* **YOUR TASK**
Locate the string "Input" in the records below. Copy every line where it occurs.

* **RECORDS SUPPLIED**
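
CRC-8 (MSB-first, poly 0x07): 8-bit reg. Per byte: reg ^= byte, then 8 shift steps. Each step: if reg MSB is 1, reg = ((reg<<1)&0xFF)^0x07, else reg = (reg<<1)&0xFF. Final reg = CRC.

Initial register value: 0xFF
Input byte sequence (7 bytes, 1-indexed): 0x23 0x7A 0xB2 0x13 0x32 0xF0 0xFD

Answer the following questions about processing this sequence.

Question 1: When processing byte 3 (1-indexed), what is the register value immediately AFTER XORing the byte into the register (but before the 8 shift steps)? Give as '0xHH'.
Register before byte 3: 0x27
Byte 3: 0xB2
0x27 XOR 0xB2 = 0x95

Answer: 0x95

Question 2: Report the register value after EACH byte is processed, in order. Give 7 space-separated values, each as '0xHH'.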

* * *

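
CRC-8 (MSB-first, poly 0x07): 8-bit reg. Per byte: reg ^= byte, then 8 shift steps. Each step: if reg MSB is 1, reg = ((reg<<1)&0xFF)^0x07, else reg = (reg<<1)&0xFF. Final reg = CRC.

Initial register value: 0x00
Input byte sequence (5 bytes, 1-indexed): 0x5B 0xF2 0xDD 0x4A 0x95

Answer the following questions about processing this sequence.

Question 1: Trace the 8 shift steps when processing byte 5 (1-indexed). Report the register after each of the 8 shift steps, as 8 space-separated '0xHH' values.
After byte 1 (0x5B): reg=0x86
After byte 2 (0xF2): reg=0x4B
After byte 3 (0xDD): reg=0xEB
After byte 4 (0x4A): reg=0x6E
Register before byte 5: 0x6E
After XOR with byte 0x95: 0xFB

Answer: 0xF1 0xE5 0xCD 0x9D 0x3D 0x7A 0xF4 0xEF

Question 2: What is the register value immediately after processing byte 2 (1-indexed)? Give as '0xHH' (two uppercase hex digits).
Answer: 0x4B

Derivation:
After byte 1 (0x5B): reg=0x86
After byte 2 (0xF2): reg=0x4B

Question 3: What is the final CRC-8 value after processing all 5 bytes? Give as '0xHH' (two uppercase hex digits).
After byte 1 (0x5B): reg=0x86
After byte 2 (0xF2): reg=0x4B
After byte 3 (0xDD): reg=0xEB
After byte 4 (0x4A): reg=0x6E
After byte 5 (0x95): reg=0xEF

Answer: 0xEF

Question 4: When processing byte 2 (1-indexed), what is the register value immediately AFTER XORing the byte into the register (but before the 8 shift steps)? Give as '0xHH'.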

...

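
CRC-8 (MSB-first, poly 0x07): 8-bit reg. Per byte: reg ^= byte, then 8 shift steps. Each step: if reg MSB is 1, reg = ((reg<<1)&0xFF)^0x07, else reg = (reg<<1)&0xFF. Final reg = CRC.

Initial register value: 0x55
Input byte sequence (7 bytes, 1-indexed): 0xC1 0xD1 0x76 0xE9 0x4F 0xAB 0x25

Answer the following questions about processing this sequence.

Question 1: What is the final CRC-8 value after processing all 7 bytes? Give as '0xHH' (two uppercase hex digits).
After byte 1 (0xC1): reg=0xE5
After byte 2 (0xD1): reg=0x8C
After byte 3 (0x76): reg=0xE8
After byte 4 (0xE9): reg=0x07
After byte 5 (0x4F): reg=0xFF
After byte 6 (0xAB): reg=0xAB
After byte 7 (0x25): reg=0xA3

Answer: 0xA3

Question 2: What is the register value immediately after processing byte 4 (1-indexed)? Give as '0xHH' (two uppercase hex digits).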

* **WORKED SOLUTION**
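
Input byte sequence (7 bytes, 1-indexed): 0x23 0x7A 0xB2 0x13 0x32 0xF0 0xFD
Input byte sequence (5 bytes, 1-indexed): 0x5B 0xF2 0xDD 0x4A 0x95
Input byte sequence (7 bytes, 1-indexed): 0xC1 0xD1 0x76 0xE9 0x4F 0xAB 0x25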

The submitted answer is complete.